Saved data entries
::::
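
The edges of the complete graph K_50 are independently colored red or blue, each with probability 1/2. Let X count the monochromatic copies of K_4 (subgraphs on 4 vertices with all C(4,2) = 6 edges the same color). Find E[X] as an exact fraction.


Let X = Σ_S X_S over the C(50, 4) = 230300 subsets S of size 4, where X_S = 1 if the K_4 on S is monochromatic.
For a fixed S, the K_4 on S has C(4, 2) = 6 edges. P[all 6 edges red] = (1/2)^6, and likewise for blue, so P[monochromatic] = 2·(1/2)^6 = 2^{1 − 6} = 1/32.
Summing: E[X] = C(50, 4) · 2^{1 − 6} = 230300 · 1/32 = 57575/8.
Numerically: E[X] ≈ 7196.875000.

E[X] = C(50,4)·2^(1−C(4,2)) = 57575/8 ≈ 7196.875000.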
::::
» **TASK INSTRUCTIONS**
Would you please give the data above again, exactly as it appears?

» **SOLUTION TO THE PROBLEM**
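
The edges of the complete graph K_50 are independently colored red or blue, each with probability 1/2. Let X count the monochromatic copies of K_4 (subgraphs on 4 vertices with all C(4,2) = 6 edges the same color). Find E[X] as an exact fraction.


Let X = Σ_S X_S over the C(50, 4) = 230300 subsets S of size 4, where X_S = 1 if the K_4 on S is monochromatic.
For a fixed S, the K_4 on S has C(4, 2) = 6 edges. P[all 6 edges red] = (1/2)^6, and likewise for blue, so P[monochromatic] = 2·(1/2)^6 = 2^{1 − 6} = 1/32.
Summing: E[X] = C(50, 4) · 2^{1 − 6} = 230300 · 1/32 = 57575/8.
Numerically: E[X] ≈ 7196.875000.

E[X] = C(50,4)·2^(1−C(4,2)) = 57575/8 ≈ 7196.875000.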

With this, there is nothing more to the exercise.